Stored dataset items

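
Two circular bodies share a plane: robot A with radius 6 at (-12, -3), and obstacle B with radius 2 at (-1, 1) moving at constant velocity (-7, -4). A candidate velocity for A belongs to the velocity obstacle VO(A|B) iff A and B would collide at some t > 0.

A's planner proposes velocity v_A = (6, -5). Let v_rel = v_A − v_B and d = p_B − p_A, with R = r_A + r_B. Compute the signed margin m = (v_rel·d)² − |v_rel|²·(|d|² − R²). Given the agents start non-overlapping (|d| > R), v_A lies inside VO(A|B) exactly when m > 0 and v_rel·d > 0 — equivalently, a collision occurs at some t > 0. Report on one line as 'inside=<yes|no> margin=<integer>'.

d = (11, 4),  |d|² = 137;  R = 6+2 = 8,  c = 137−8² = 73
v_rel = (13, -1),  |v_rel|² = 170;  v_rel·d = (13)·(11) + (-1)·(4) = 139
170·t² − 278·t + 73 = 0  ⇒  m = 139² − 170·73 = 6911
m = 6911 > 0,  v_rel·d = 139 > 0  ⇒  inside

inside=yes margin=6911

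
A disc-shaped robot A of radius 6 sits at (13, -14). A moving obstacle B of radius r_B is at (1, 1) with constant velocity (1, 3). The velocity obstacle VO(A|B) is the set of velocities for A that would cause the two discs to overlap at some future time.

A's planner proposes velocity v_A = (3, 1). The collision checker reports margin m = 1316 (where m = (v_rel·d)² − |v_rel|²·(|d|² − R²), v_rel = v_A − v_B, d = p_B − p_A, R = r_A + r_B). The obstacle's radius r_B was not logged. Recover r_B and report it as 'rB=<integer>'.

m = 1316
d = (-12, 15);  v_rel = (2, -2),  |v_rel|² = 8
v_rel×d = (2)·(15) − (-2)·(-12) = 6
since m = R²·8 − 6²:  R² = (36 + 1316) / 8 = 169
R = √169 = 13  ⇒  r_B = 13 − 6 = 7

rB=7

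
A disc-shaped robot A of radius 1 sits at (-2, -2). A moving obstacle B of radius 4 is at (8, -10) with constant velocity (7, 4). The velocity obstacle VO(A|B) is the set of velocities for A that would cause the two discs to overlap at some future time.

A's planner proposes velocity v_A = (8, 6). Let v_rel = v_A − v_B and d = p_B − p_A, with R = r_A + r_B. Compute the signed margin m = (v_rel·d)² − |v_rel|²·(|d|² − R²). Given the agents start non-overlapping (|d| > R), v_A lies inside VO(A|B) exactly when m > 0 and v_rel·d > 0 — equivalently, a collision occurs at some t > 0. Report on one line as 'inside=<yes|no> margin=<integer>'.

d = (10, -8),  |d|² = 164;  R = 1+4 = 5,  c = 164−5² = 139
v_rel = (1, 2),  |v_rel|² = 5;  v_rel·d = (1)·(10) + (2)·(-8) = -6
5·t² + 12·t + 139 = 0  ⇒  m = (-6)² − 5·139 = -659
m = -659 < 0,  v_rel·d = -6 < 0  ⇒  outside

inside=no margin=-659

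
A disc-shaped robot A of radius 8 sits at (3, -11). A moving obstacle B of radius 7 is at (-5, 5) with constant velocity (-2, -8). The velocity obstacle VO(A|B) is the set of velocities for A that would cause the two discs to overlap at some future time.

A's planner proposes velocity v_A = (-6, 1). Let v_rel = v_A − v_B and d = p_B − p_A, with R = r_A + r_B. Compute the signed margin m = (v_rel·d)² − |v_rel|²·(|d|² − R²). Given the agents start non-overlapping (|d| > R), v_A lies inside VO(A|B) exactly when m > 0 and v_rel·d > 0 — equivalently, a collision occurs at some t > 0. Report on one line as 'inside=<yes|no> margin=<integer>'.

d = (-8, 16),  |d|² = 320;  R = 8+7 = 15,  c = 320−15² = 95
v_rel = (-4, 9),  |v_rel|² = 97;  v_rel·d = (-4)·(-8) + (9)·(16) = 176
97·t² − 352·t + 95 = 0  ⇒  m = 176² − 97·95 = 21761
m = 21761 > 0,  v_rel·d = 176 > 0  ⇒  inside

inside=yes margin=21761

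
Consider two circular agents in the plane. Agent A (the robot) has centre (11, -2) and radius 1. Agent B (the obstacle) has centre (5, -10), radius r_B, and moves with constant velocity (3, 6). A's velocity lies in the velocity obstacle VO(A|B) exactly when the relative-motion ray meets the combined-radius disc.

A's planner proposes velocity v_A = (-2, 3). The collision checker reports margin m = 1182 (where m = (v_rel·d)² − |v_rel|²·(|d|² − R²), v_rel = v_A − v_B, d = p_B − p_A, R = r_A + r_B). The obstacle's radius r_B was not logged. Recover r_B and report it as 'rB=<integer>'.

m = 1182
d = (-6, -8);  v_rel = (-5, -3),  |v_rel|² = 34
v_rel×d = (-5)·(-8) − (-3)·(-6) = 22
since m = R²·34 − 22²:  R² = (484 + 1182) / 34 = 49
R = √49 = 7  ⇒  r_B = 7 − 1 = 6

rB=6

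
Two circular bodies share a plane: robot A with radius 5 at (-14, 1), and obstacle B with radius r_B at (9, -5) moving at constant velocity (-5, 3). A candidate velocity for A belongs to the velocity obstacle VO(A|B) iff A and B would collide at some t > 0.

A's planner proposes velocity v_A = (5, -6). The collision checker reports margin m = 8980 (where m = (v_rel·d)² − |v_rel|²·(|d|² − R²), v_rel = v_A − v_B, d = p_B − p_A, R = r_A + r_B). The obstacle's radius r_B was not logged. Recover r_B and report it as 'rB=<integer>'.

m = 8980
d = (23, -6);  v_rel = (10, -9),  |v_rel|² = 181
v_rel×d = (10)·(-6) − (-9)·(23) = 147
since m = R²·181 − 147²:  R² = (21609 + 8980) / 181 = 169
R = √169 = 13  ⇒  r_B = 13 − 5 = 8

rB=8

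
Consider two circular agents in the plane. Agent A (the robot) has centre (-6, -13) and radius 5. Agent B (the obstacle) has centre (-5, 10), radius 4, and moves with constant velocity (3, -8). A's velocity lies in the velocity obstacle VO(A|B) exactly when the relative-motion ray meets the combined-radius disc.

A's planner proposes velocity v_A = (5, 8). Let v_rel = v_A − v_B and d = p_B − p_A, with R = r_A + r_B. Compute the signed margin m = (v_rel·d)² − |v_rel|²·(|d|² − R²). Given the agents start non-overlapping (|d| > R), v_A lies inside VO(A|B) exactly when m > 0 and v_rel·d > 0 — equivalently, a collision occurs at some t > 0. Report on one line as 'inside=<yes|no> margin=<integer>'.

d = (1, 23),  |d|² = 530;  R = 5+4 = 9,  c = 530−9² = 449
v_rel = (2, 16),  |v_rel|² = 260;  v_rel·d = (2)·(1) + (16)·(23) = 370
260·t² − 740·t + 449 = 0  ⇒  m = 370² − 260·449 = 20160
m = 20160 > 0,  v_rel·d = 370 > 0  ⇒  inside

inside=yes margin=20160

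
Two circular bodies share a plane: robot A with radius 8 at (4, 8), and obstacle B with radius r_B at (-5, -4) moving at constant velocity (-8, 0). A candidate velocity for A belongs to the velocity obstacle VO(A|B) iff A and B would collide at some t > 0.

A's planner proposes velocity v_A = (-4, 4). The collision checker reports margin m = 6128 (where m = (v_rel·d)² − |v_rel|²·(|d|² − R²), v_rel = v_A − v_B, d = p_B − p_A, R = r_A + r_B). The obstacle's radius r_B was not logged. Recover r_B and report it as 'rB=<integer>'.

m = 6128
d = (-9, -12);  v_rel = (4, 4),  |v_rel|² = 32
v_rel×d = (4)·(-12) − (4)·(-9) = -12
since m = R²·32 − (-12)²:  R² = (144 + 6128) / 32 = 196
R = √196 = 14  ⇒  r_B = 14 − 8 = 6

rB=6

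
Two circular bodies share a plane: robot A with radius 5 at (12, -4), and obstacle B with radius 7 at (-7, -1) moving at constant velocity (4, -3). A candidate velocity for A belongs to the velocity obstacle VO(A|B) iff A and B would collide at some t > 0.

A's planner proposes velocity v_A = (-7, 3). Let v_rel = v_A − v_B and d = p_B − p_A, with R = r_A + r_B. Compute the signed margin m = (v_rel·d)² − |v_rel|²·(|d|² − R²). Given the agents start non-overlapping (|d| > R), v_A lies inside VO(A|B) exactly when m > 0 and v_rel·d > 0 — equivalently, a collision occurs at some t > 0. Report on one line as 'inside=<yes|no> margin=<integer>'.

d = (-19, 3),  |d|² = 370;  R = 5+7 = 12,  c = 370−12² = 226
v_rel = (-11, 6),  |v_rel|² = 157;  v_rel·d = (-11)·(-19) + (6)·(3) = 227
157·t² − 454·t + 226 = 0  ⇒  m = 227² − 157·226 = 16047
m = 16047 > 0,  v_rel·d = 227 > 0  ⇒  inside

inside=yes margin=16047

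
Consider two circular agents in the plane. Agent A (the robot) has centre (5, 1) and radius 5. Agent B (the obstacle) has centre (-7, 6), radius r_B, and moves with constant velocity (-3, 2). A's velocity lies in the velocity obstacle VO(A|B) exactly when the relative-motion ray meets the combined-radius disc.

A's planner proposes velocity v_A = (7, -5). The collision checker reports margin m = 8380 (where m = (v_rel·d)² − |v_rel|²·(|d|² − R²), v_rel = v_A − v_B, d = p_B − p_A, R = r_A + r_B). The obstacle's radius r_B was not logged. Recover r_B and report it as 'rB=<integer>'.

m = 8380
d = (-12, 5);  v_rel = (10, -7),  |v_rel|² = 149
v_rel×d = (10)·(5) − (-7)·(-12) = -34
since m = R²·149 − (-34)²:  R² = (1156 + 8380) / 149 = 64
R = √64 = 8  ⇒  r_B = 8 − 5 = 3

rB=3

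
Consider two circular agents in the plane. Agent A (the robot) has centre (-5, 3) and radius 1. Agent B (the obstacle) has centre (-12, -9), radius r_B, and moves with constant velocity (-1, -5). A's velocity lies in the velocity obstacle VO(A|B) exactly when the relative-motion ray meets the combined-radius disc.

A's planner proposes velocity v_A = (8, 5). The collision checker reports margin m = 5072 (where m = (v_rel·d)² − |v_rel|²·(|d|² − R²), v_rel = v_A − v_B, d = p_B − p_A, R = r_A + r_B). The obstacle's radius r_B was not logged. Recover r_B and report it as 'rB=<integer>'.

m = 5072
d = (-7, -12);  v_rel = (9, 10),  |v_rel|² = 181
v_rel×d = (9)·(-12) − (10)·(-7) = -38
since m = R²·181 − (-38)²:  R² = (1444 + 5072) / 181 = 36
R = √36 = 6  ⇒  r_B = 6 − 1 = 5

rB=5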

**What you have to do:** In the entries above, find each line with "that" and copy it.

**Output of the exercise:**
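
A disc-shaped robot A of radius 6 sits at (13, -14). A moving obstacle B of radius r_B is at (1, 1) with constant velocity (1, 3). The velocity obstacle VO(A|B) is the set of velocities for A that would cause the two discs to overlap at some future time.
A disc-shaped robot A of radius 1 sits at (-2, -2). A moving obstacle B of radius 4 is at (8, -10) with constant velocity (7, 4). The velocity obstacle VO(A|B) is the set of velocities for A that would cause the two discs to overlap at some future time.
A disc-shaped robot A of radius 8 sits at (3, -11). A moving obstacle B of radius 7 is at (-5, 5) with constant velocity (-2, -8). The velocity obstacle VO(A|B) is the set of velocities for A that would cause the two discs to overlap at some future time.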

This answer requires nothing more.